REQUIRED WORK: Print the data that follows exactly.

GIVEN DATA:

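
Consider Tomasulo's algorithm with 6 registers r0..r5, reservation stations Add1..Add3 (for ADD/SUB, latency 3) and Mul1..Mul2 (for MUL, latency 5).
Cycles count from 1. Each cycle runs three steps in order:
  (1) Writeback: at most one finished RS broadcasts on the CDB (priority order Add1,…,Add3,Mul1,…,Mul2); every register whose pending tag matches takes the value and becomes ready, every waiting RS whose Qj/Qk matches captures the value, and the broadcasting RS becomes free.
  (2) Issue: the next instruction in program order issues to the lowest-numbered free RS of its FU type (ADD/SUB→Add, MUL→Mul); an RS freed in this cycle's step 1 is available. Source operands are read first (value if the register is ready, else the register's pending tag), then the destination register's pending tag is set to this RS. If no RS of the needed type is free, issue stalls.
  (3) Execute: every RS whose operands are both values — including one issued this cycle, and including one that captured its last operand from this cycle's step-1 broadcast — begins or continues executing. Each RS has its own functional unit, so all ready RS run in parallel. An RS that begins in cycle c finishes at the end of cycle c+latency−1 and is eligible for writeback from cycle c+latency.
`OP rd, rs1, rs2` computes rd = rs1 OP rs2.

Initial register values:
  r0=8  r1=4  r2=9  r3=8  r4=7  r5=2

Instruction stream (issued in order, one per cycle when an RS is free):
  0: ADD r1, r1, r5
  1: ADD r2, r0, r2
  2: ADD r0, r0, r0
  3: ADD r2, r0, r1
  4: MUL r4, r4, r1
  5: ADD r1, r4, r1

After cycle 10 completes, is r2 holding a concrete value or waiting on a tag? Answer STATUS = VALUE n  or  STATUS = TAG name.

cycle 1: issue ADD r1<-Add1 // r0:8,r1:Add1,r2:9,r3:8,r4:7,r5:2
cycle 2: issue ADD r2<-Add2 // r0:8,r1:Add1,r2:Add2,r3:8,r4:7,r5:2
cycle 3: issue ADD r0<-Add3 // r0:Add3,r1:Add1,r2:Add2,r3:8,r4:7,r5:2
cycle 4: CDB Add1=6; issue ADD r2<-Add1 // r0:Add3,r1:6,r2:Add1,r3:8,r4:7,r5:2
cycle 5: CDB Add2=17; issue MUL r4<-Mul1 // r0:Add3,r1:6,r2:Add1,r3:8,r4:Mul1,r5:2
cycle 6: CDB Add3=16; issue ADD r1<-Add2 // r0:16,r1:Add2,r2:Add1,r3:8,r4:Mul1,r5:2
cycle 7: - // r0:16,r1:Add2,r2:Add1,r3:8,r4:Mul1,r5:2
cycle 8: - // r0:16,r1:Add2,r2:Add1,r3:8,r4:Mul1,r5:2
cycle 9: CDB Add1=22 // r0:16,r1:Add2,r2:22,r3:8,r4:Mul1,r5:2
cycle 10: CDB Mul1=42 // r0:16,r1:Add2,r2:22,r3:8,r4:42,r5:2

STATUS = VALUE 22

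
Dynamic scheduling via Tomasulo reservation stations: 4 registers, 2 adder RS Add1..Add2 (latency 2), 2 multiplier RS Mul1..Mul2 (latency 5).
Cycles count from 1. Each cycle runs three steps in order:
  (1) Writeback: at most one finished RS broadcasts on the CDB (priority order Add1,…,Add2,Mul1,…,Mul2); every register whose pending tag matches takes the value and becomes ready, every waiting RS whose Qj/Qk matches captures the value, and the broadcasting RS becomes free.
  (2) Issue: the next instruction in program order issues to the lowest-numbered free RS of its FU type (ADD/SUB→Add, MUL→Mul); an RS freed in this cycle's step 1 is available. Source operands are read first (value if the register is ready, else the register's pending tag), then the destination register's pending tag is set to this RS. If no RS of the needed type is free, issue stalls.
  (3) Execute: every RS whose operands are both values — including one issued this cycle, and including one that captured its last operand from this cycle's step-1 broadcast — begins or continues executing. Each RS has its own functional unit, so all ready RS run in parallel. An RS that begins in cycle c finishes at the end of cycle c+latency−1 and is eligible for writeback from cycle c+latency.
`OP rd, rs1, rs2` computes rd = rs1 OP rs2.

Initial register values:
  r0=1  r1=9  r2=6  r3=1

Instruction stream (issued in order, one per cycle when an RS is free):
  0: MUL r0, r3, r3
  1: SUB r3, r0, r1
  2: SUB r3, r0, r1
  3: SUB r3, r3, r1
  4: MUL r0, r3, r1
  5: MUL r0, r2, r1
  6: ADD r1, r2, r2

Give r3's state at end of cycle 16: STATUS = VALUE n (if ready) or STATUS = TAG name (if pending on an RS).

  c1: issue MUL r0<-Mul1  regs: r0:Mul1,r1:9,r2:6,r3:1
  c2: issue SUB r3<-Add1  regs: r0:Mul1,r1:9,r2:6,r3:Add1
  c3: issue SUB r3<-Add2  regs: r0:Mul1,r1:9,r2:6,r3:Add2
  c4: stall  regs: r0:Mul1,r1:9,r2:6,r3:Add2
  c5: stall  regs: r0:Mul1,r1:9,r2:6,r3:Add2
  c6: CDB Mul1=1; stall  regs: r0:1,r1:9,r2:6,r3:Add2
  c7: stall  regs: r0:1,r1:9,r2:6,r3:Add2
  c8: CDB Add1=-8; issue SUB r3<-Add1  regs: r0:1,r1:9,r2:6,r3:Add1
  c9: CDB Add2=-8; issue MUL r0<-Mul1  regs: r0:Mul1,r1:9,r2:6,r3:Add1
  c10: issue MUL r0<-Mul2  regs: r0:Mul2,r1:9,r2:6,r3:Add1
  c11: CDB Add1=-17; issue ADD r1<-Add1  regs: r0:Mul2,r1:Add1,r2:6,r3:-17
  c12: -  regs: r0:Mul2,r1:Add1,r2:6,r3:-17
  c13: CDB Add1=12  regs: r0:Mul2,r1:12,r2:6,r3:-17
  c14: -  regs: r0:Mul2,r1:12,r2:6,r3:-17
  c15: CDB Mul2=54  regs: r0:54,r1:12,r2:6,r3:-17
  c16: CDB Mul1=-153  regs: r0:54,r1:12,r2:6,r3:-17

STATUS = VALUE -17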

RESPONSE TO THIS EXERCISE:
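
Consider Tomasulo's algorithm with 6 registers r0..r5, reservation stations Add1..Add3 (for ADD/SUB, latency 3) and Mul1..Mul2 (for MUL, latency 5).
Cycles count from 1. Each cycle runs three steps in order:
  (1) Writeback: at most one finished RS broadcasts on the CDB (priority order Add1,…,Add3,Mul1,…,Mul2); every register whose pending tag matches takes the value and becomes ready, every waiting RS whose Qj/Qk matches captures the value, and the broadcasting RS becomes free.
  (2) Issue: the next instruction in program order issues to the lowest-numbered free RS of its FU type (ADD/SUB→Add, MUL→Mul); an RS freed in this cycle's step 1 is available. Source operands are read first (value if the register is ready, else the register's pending tag), then the destination register's pending tag is set to this RS. If no RS of the needed type is free, issue stalls.
  (3) Execute: every RS whose operands are both values — including one issued this cycle, and including one that captured its last operand from this cycle's step-1 broadcast — begins or continues executing. Each RS has its own functional unit, so all ready RS run in parallel. An RS that begins in cycle c finishes at the end of cycle c+latency−1 and is eligible for writeback from cycle c+latency.
`OP rd, rs1, rs2` computes rd = rs1 OP rs2.

Initial register values:
  r0=8  r1=4  r2=9  r3=8  r4=7  r5=2

Instruction stream (issued in order, one per cycle when an RS is free):
  0: ADD r1, r1, r5
  1: ADD r2, r0, r2
  2: ADD r0, r0, r0
  3: ADD r2, r0, r1
  4: MUL r4, r4, r1
  5: ADD r1, r4, r1

After cycle 10 completes, is r2 holding a concrete value or waiting on a tag? Answer STATUS = VALUE n  or  STATUS = TAG name.

cycle 1: issue ADD r1<-Add1 // r0:8,r1:Add1,r2:9,r3:8,r4:7,r5:2
cycle 2: issue ADD r2<-Add2 // r0:8,r1:Add1,r2:Add2,r3:8,r4:7,r5:2
cycle 3: issue ADD r0<-Add3 // r0:Add3,r1:Add1,r2:Add2,r3:8,r4:7,r5:2
cycle 4: CDB Add1=6; issue ADD r2<-Add1 // r0:Add3,r1:6,r2:Add1,r3:8,r4:7,r5:2
cycle 5: CDB Add2=17; issue MUL r4<-Mul1 // r0:Add3,r1:6,r2:Add1,r3:8,r4:Mul1,r5:2
cycle 6: CDB Add3=16; issue ADD r1<-Add2 // r0:16,r1:Add2,r2:Add1,r3:8,r4:Mul1,r5:2
cycle 7: - // r0:16,r1:Add2,r2:Add1,r3:8,r4:Mul1,r5:2
cycle 8: - // r0:16,r1:Add2,r2:Add1,r3:8,r4:Mul1,r5:2
cycle 9: CDB Add1=22 // r0:16,r1:Add2,r2:22,r3:8,r4:Mul1,r5:2
cycle 10: CDB Mul1=42 // r0:16,r1:Add2,r2:22,r3:8,r4:42,r5:2

STATUS = VALUE 22

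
Dynamic scheduling via Tomasulo reservation stations: 4 registers, 2 adder RS Add1..Add2 (latency 2), 2 multiplier RS Mul1..Mul2 (latency 5).
Cycles count from 1. Each cycle runs three steps in order:
  (1) Writeback: at most one finished RS broadcasts on the CDB (priority order Add1,…,Add2,Mul1,…,Mul2); every register whose pending tag matches takes the value and becomes ready, every waiting RS whose Qj/Qk matches captures the value, and the broadcasting RS becomes free.
  (2) Issue: the next instruction in program order issues to the lowest-numbered free RS of its FU type (ADD/SUB→Add, MUL→Mul); an RS freed in this cycle's step 1 is available. Source operands are read first (value if the register is ready, else the register's pending tag), then the destination register's pending tag is set to this RS. If no RS of the needed type is free, issue stalls.
  (3) Execute: every RS whose operands are both values — including one issued this cycle, and including one that captured its last operand from this cycle's step-1 broadcast — begins or continues executing. Each RS has its own functional unit, so all ready RS run in parallel. An RS that begins in cycle c finishes at the end of cycle c+latency−1 and is eligible for writeback from cycle c+latency.
`OP rd, rs1, rs2` computes rd = rs1 OP rs2.

Initial register values:
  r0=1  r1=9  r2=6  r3=1

Instruction stream (issued in order, one per cycle when an RS is free):
  0: MUL r0, r3, r3
  1: SUB r3, r0, r1
  2: SUB r3, r0, r1
  3: SUB r3, r3, r1
  4: MUL r0, r3, r1
  5: MUL r0, r2, r1
  6: ADD r1, r2, r2

Give r3's state at end of cycle 16: STATUS = VALUE n (if ready) or STATUS = TAG name (if pending on an RS).

  c1: issue MUL r0<-Mul1  regs: r0:Mul1,r1:9,r2:6,r3:1
  c2: issue SUB r3<-Add1  regs: r0:Mul1,r1:9,r2:6,r3:Add1
  c3: issue SUB r3<-Add2  regs: r0:Mul1,r1:9,r2:6,r3:Add2
  c4: stall  regs: r0:Mul1,r1:9,r2:6,r3:Add2
  c5: stall  regs: r0:Mul1,r1:9,r2:6,r3:Add2
  c6: CDB Mul1=1; stall  regs: r0:1,r1:9,r2:6,r3:Add2
  c7: stall  regs: r0:1,r1:9,r2:6,r3:Add2
  c8: CDB Add1=-8; issue SUB r3<-Add1  regs: r0:1,r1:9,r2:6,r3:Add1
  c9: CDB Add2=-8; issue MUL r0<-Mul1  regs: r0:Mul1,r1:9,r2:6,r3:Add1
  c10: issue MUL r0<-Mul2  regs: r0:Mul2,r1:9,r2:6,r3:Add1
  c11: CDB Add1=-17; issue ADD r1<-Add1  regs: r0:Mul2,r1:Add1,r2:6,r3:-17
  c12: -  regs: r0:Mul2,r1:Add1,r2:6,r3:-17
  c13: CDB Add1=12  regs: r0:Mul2,r1:12,r2:6,r3:-17
  c14: -  regs: r0:Mul2,r1:12,r2:6,r3:-17
  c15: CDB Mul2=54  regs: r0:54,r1:12,r2:6,r3:-17
  c16: CDB Mul1=-153  regs: r0:54,r1:12,r2:6,r3:-17

STATUS = VALUE -17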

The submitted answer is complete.